◆ What the task requires ◆
Copy, exactly and without additions, every line in the records below from the one holding "When /gŋwaðdɛkx/ is" through the one holding "postalveolar fricative (foreign)", both ends included.

(Stored data)
..........

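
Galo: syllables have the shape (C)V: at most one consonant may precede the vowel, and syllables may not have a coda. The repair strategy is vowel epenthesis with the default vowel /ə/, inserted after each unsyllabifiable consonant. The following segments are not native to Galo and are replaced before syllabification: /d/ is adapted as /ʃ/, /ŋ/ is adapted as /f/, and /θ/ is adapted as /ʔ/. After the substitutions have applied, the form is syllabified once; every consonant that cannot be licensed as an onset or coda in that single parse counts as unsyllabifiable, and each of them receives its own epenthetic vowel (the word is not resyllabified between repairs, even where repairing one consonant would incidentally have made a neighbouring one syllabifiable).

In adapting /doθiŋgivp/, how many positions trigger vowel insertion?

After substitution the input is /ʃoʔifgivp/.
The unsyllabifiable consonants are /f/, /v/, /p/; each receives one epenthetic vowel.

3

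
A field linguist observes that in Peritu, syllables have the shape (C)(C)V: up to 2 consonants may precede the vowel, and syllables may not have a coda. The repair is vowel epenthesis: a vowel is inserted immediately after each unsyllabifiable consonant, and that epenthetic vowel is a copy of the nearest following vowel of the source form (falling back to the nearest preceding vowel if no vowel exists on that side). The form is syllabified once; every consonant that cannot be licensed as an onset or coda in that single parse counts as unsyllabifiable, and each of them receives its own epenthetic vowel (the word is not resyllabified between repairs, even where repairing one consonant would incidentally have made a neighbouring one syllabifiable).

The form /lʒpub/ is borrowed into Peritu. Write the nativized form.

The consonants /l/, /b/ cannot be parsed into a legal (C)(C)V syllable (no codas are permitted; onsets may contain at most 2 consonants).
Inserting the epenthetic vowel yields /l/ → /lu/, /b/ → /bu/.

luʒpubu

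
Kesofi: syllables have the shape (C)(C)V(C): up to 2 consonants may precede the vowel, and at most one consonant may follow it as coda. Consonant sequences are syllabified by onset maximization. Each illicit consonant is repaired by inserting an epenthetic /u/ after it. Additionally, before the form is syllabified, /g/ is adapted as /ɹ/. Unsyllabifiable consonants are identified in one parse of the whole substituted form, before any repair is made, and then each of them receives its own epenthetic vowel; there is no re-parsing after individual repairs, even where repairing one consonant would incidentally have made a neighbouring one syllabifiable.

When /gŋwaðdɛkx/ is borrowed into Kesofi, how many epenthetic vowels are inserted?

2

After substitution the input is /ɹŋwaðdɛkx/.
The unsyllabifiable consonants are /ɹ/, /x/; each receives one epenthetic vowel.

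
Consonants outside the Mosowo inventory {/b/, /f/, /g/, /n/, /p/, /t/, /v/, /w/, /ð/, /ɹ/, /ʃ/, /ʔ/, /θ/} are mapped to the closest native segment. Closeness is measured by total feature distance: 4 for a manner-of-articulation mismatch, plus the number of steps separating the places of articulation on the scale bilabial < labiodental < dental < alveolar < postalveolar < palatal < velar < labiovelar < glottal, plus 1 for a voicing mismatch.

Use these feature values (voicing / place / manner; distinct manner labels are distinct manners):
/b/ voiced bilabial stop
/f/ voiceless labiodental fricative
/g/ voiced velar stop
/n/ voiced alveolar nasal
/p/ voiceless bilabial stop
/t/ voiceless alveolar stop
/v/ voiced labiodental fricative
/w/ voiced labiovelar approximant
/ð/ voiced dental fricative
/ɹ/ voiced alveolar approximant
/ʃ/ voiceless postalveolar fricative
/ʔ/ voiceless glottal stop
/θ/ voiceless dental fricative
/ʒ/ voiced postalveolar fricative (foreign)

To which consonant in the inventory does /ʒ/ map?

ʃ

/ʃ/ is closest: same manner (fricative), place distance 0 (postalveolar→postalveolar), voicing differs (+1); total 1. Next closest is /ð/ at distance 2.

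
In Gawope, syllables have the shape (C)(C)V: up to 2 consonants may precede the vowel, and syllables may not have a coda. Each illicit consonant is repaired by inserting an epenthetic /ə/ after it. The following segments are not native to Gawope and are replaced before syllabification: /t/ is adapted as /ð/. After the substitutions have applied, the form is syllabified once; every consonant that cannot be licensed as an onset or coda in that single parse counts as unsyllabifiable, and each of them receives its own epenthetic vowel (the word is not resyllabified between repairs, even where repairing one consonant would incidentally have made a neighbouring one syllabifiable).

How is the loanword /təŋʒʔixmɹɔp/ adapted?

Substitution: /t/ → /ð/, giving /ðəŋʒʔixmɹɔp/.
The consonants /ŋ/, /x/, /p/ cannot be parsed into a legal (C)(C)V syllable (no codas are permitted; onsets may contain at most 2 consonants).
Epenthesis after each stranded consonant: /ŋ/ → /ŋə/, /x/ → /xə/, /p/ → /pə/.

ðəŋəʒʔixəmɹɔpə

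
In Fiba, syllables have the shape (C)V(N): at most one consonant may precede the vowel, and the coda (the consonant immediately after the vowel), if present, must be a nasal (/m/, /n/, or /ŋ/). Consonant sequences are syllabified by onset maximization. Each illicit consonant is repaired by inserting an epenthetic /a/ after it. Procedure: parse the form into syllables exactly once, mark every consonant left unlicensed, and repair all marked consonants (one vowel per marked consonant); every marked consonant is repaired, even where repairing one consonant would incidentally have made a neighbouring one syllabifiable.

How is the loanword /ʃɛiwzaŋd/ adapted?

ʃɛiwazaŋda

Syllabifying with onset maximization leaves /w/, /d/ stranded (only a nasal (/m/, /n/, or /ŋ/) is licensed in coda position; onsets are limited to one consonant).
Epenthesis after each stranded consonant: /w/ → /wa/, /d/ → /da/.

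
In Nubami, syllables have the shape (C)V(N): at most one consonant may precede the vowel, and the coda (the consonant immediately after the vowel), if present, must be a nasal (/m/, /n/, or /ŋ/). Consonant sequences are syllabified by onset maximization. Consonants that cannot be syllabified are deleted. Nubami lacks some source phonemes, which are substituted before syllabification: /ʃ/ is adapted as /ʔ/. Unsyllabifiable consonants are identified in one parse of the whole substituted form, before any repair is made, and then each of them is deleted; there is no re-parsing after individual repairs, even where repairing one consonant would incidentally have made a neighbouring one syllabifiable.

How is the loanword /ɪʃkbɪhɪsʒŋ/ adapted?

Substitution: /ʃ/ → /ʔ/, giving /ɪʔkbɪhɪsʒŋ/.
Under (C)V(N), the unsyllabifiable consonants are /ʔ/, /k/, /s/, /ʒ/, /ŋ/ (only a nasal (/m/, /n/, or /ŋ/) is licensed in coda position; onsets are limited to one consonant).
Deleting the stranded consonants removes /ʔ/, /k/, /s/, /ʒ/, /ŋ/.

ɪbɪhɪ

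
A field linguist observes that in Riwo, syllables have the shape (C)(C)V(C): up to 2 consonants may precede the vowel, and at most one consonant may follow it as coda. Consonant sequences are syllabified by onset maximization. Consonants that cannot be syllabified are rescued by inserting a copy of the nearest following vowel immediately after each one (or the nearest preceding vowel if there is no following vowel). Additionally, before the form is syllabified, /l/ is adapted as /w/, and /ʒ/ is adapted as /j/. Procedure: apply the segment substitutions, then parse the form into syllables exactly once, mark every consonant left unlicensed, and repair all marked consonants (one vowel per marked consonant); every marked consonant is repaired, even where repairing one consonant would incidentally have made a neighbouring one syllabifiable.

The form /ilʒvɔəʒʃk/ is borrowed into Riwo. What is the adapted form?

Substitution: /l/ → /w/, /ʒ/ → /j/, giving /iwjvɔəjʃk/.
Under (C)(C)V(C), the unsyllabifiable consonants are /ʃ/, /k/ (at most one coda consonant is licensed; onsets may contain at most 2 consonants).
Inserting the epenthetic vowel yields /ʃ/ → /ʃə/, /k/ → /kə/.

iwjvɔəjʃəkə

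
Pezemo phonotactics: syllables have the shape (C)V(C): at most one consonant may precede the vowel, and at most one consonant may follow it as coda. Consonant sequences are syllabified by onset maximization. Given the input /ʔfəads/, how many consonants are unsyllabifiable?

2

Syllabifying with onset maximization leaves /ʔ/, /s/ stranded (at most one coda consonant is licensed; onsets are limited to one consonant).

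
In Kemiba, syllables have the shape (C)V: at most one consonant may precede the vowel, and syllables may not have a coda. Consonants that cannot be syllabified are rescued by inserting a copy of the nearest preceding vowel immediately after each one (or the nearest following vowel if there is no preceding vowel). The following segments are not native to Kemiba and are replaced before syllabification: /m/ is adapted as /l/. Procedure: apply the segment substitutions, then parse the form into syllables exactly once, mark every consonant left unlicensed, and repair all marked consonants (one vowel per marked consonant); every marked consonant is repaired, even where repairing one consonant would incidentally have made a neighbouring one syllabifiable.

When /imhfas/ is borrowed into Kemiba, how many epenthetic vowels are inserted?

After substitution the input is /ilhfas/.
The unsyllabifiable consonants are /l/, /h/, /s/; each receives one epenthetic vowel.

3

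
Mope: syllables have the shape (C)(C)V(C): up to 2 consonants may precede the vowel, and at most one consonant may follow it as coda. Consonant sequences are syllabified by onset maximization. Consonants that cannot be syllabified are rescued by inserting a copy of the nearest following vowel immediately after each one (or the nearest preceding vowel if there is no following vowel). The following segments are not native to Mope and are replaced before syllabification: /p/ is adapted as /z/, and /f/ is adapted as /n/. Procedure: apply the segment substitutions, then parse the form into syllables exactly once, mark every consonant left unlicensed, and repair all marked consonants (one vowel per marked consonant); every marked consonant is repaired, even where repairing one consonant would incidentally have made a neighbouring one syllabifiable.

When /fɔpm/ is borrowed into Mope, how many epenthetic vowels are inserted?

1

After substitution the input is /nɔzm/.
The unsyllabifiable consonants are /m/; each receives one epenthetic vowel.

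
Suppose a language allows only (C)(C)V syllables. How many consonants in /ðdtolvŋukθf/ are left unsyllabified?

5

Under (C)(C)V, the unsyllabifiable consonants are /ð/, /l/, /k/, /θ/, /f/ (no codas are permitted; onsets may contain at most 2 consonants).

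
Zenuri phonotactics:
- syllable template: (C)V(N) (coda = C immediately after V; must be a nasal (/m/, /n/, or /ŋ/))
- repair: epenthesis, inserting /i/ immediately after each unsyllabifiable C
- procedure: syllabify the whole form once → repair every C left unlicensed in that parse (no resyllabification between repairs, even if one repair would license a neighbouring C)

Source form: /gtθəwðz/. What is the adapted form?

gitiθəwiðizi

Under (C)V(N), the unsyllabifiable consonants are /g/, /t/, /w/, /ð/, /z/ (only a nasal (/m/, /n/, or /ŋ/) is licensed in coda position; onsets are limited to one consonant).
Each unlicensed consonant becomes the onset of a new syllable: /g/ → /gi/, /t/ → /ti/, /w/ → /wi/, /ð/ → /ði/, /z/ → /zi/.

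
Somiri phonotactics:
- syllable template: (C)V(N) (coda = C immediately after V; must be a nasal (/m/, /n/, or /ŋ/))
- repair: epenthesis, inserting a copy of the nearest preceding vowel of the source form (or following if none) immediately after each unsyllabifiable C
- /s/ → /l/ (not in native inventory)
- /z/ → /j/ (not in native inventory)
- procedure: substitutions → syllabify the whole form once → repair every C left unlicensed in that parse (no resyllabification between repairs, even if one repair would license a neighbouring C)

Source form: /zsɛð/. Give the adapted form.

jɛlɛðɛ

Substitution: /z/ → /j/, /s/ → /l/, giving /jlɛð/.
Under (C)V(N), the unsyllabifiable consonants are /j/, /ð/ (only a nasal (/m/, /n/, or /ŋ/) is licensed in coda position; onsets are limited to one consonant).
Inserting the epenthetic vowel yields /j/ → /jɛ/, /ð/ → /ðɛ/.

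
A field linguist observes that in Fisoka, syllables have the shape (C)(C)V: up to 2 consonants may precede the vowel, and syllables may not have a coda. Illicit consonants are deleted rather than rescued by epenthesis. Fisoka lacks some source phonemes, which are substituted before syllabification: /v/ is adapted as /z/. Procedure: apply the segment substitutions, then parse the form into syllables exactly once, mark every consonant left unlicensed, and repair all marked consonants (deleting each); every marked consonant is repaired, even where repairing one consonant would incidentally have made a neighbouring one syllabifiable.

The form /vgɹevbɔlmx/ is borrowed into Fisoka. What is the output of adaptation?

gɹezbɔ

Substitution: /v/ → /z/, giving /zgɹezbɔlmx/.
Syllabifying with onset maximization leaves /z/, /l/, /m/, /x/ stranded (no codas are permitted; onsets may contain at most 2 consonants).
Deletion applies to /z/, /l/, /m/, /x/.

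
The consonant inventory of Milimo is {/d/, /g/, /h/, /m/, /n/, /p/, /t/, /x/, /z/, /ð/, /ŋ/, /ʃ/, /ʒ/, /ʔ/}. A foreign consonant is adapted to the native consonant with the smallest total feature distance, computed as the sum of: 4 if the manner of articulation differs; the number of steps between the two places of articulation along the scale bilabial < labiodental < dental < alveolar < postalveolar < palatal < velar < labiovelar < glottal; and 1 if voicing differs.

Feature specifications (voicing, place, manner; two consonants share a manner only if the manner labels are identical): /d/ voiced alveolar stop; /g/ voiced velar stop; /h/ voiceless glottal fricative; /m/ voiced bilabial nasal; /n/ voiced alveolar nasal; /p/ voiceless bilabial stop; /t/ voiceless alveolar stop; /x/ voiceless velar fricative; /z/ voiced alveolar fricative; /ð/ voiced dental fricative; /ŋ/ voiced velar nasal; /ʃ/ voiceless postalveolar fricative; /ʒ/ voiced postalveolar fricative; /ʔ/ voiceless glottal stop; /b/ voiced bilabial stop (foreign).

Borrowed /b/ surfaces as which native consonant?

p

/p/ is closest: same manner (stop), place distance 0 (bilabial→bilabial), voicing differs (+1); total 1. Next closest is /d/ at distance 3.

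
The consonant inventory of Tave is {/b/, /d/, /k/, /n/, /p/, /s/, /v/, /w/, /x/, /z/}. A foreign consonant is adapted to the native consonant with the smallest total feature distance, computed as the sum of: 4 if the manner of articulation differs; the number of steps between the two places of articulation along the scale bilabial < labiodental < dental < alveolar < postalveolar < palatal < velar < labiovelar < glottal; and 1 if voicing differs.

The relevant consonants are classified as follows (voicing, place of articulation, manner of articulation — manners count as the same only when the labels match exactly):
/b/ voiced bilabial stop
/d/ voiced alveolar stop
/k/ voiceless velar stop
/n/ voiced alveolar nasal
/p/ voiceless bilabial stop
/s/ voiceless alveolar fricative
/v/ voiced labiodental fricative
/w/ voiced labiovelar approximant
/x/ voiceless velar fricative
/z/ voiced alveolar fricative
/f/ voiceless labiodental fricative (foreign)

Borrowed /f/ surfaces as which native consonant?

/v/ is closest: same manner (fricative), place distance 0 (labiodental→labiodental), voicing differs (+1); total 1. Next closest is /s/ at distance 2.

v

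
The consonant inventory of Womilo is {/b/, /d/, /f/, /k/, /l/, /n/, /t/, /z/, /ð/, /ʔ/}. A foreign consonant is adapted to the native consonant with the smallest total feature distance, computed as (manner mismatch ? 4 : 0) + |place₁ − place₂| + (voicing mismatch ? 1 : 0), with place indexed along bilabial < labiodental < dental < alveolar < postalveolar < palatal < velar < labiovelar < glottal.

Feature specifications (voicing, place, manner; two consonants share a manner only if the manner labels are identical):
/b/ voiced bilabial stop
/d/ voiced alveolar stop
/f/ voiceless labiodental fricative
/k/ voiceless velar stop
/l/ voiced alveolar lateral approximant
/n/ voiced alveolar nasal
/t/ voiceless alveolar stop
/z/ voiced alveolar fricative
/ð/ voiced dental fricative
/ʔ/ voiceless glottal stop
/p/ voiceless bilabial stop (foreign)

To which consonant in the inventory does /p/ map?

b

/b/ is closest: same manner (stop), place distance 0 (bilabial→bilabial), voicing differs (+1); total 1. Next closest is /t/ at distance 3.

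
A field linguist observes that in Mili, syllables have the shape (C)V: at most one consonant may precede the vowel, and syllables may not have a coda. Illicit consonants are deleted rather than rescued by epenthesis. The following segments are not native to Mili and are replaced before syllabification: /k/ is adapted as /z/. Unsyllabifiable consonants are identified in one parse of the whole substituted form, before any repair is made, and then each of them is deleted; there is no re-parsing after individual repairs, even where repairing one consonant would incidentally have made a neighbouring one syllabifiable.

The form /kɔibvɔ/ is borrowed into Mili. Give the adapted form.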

..........

◆ Solution for this task ◆
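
When /gŋwaðdɛkx/ is borrowed into Kesofi, how many epenthetic vowels are inserted?

2

After substitution the input is /ɹŋwaðdɛkx/.
The unsyllabifiable consonants are /ɹ/, /x/; each receives one epenthetic vowel.

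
Consonants outside the Mosowo inventory {/b/, /f/, /g/, /n/, /p/, /t/, /v/, /w/, /ð/, /ɹ/, /ʃ/, /ʔ/, /θ/} are mapped to the closest native segment. Closeness is measured by total feature distance: 4 for a manner-of-articulation mismatch, plus the number of steps separating the places of articulation on the scale bilabial < labiodental < dental < alveolar < postalveolar < palatal < velar < labiovelar < glottal, plus 1 for a voicing mismatch.

Use these feature values (voicing / place / manner; distinct manner labels are distinct manners):
/b/ voiced bilabial stop
/f/ voiceless labiodental fricative
/g/ voiced velar stop
/n/ voiced alveolar nasal
/p/ voiceless bilabial stop
/t/ voiceless alveolar stop
/v/ voiced labiodental fricative
/w/ voiced labiovelar approximant
/ð/ voiced dental fricative
/ɹ/ voiced alveolar approximant
/ʃ/ voiceless postalveolar fricative
/ʔ/ voiceless glottal stop
/θ/ voiceless dental fricative
/ʒ/ voiced postalveolar fricative (foreign)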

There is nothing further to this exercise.